(DATA UNDER STUDY)

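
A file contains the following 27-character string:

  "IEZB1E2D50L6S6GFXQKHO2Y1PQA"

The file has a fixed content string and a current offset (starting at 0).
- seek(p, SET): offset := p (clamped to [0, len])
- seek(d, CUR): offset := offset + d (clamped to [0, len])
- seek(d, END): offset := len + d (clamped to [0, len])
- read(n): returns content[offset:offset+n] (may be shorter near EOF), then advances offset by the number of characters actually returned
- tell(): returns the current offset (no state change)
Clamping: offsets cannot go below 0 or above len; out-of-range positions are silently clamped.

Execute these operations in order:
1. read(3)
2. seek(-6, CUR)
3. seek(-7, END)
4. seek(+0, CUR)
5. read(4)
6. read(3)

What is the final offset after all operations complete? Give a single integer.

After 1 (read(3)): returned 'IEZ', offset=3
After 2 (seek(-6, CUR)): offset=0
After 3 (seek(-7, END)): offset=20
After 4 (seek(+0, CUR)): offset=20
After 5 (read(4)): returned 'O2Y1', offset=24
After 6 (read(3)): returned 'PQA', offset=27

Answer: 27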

(End DATA UNDER STUDY)
(DATA UNDER STUDY)

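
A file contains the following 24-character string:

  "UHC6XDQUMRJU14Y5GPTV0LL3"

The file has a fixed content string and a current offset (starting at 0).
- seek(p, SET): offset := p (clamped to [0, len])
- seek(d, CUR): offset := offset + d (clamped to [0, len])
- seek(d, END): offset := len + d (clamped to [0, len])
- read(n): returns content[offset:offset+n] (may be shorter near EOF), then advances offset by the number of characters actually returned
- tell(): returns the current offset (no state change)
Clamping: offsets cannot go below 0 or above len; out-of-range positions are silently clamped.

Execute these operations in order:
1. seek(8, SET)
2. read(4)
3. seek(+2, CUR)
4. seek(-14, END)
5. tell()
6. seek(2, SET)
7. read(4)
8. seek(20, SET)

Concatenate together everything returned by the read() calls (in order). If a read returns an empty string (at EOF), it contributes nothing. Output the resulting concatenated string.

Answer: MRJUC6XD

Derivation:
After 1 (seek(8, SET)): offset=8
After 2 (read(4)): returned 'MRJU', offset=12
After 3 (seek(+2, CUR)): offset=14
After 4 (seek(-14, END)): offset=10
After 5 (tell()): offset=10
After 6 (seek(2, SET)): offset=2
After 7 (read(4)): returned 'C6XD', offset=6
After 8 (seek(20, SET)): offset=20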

(End DATA UNDER STUDY)

■ WHAT NEEDS TO BE DONE ■
Using the listing, say how many lines include the word "contains", and add nothing else.

■ RESULT FOR THIS TASK ■
2